<<<<

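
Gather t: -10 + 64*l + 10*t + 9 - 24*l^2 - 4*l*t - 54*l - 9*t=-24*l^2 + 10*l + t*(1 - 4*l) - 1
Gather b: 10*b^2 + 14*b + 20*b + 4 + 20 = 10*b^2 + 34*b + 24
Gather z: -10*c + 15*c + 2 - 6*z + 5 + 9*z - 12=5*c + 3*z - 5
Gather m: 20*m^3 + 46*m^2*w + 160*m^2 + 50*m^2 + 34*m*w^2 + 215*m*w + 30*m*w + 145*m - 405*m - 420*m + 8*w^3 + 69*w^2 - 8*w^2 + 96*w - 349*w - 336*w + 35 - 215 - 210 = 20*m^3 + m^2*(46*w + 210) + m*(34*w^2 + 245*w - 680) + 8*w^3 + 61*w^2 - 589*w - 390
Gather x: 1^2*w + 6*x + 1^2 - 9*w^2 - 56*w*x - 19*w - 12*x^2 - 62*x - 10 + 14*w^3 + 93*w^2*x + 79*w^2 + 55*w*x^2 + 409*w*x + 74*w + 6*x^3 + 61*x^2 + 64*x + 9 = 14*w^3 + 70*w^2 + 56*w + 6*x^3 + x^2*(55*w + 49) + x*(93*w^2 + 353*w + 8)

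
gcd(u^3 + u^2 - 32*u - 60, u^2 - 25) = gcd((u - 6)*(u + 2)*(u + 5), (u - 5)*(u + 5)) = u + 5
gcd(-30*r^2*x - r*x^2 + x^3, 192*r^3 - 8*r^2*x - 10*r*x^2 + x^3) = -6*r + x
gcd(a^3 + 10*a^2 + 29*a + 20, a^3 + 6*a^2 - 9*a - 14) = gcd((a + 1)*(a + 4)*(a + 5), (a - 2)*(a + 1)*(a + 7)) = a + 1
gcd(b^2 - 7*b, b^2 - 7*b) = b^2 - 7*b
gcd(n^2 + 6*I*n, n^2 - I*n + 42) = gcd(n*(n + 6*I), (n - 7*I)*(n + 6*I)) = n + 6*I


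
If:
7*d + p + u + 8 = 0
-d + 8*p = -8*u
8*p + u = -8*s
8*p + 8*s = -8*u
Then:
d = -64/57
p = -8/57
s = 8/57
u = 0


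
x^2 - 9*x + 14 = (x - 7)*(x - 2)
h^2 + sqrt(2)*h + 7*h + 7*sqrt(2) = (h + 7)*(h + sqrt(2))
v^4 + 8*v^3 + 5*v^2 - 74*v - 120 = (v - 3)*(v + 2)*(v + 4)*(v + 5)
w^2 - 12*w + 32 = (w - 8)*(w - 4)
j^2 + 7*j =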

>>>>

## What you need to do
Extract all lines of the records above that include "Gather".

## Exercise output
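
Gather t: -10 + 64*l + 10*t + 9 - 24*l^2 - 4*l*t - 54*l - 9*t=-24*l^2 + 10*l + t*(1 - 4*l) - 1
Gather b: 10*b^2 + 14*b + 20*b + 4 + 20 = 10*b^2 + 34*b + 24
Gather z: -10*c + 15*c + 2 - 6*z + 5 + 9*z - 12=5*c + 3*z - 5
Gather m: 20*m^3 + 46*m^2*w + 160*m^2 + 50*m^2 + 34*m*w^2 + 215*m*w + 30*m*w + 145*m - 405*m - 420*m + 8*w^3 + 69*w^2 - 8*w^2 + 96*w - 349*w - 336*w + 35 - 215 - 210 = 20*m^3 + m^2*(46*w + 210) + m*(34*w^2 + 245*w - 680) + 8*w^3 + 61*w^2 - 589*w - 390
Gather x: 1^2*w + 6*x + 1^2 - 9*w^2 - 56*w*x - 19*w - 12*x^2 - 62*x - 10 + 14*w^3 + 93*w^2*x + 79*w^2 + 55*w*x^2 + 409*w*x + 74*w + 6*x^3 + 61*x^2 + 64*x + 9 = 14*w^3 + 70*w^2 + 56*w + 6*x^3 + x^2*(55*w + 49) + x*(93*w^2 + 353*w + 8)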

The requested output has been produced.